Work item
Among the lines below, list those containing the string "Answer".

Saved data entries
--- START ---

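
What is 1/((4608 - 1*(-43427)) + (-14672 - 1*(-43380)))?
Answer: 1/76743 ≈ 1.3030e-5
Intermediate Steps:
1/((4608 - 1*(-43427)) + (-14672 - 1*(-43380))) = 1/((4608 + 43427) + (-14672 + 43380)) = 1/(48035 + 28708) = 1/76743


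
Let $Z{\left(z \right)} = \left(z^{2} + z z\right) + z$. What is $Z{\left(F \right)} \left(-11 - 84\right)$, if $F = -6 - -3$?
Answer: $-1425$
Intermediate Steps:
$F = -3$ ($F = -6 + 3 = -3$)
$Z{\left(z \right)} = z + 2 z^{2}$ ($Z{\left(z \right)} = \left(z^{2} + z^{2}\right) + z = 2 z^{2} + z = z + 2 z^{2}$)
$Z{\left(F \right)} \left(-11 - 84\right) = - 3 \left(1 + 2 \left(-3\right)\right) \left(-11 - 84\right) = - 3 \left(1 - 6\right) \left(-95\right) = \left(-3\right) \left(-5\right) \left(-95\right) = 15 \left(-95\right) = -1425$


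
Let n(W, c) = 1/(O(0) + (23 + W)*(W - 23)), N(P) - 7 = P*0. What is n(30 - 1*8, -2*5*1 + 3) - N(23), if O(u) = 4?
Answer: -288/41 ≈ -7.0244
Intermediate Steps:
N(P) = 7 (N(P) = 7 + P*0 = 7 + 0 = 7)
n(W, c) = 1/(4 + (-23 + W)*(23 + W)) (n(W, c) = 1/(4 + (23 + W)*(W - 23)) = 1/(4 + (23 + W)*(-23 + W)) = 1/(4 + (-23 + W)*(23 + W)))
n(30 - 1*8, -2*5*1 + 3) - N(23) = 1/(-525 + (30 - 1*8)²) - 1*7 = 1/(-525 + (30 - 8)²) - 7 = 1/(-525 + 22²) - 7 = 1/(-525 + 484) - 7 = 1/(-41) - 7 = -1/41 - 7 = -288/41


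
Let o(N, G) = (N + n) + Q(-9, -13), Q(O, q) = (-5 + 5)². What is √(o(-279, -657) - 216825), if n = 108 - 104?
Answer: 10*I*√2171 ≈ 465.94*I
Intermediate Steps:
n = 4
Q(O, q) = 0 (Q(O, q) = 0² = 0)
o(N, G) = 4 + N (o(N, G) = (N + 4) + 0 = (4 + N) + 0 = 4 + N)
√(o(-279, -657) - 216825) = √((4 - 279) - 216825) = √(-275 - 216825) = √(-217100) = 10*I*√2171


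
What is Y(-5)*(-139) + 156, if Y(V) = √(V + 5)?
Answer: 156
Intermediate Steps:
Y(V) = √(5 + V)
Y(-5)*(-139) + 156 = √(5 - 5)*(-139) + 156 = √0*(-139) + 156 = 0*(-139) + 156 = 0 + 156 = 156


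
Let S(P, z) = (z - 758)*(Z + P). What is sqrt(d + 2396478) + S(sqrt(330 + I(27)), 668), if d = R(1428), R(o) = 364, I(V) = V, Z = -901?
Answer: 81090 + sqrt(2396842) - 90*sqrt(357) ≈ 80938.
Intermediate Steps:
d = 364
S(P, z) = (-901 + P)*(-758 + z) (S(P, z) = (z - 758)*(-901 + P) = (-758 + z)*(-901 + P) = (-901 + P)*(-758 + z))
sqrt(d + 2396478) + S(sqrt(330 + I(27)), 668) = sqrt(364 + 2396478) + (682958 - 901*668 - 758*sqrt(330 + 27) + sqrt(330 + 27)*668) = sqrt(2396842) + (682958 - 601868 - 758*sqrt(357) + sqrt(357)*668) = sqrt(2396842) + (682958 - 601868 - 758*sqrt(357) + 668*sqrt(357)) = sqrt(2396842) + (81090 - 90*sqrt(357)) = 81090 + sqrt(2396842) - 90*sqrt(357)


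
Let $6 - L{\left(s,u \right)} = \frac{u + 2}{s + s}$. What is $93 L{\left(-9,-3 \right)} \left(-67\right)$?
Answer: $- \frac{222239}{6} \approx -37040.0$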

--- END ---

Solution
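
Answer: 1/76743 ≈ 1.3030e-5
Answer: $-1425$
Answer: -288/41 ≈ -7.0244
Answer: 10*I*√2171 ≈ 465.94*I
Answer: 156
Answer: 81090 + sqrt(2396842) - 90*sqrt(357) ≈ 80938.
Answer: $- \frac{222239}{6} \approx -37040.0$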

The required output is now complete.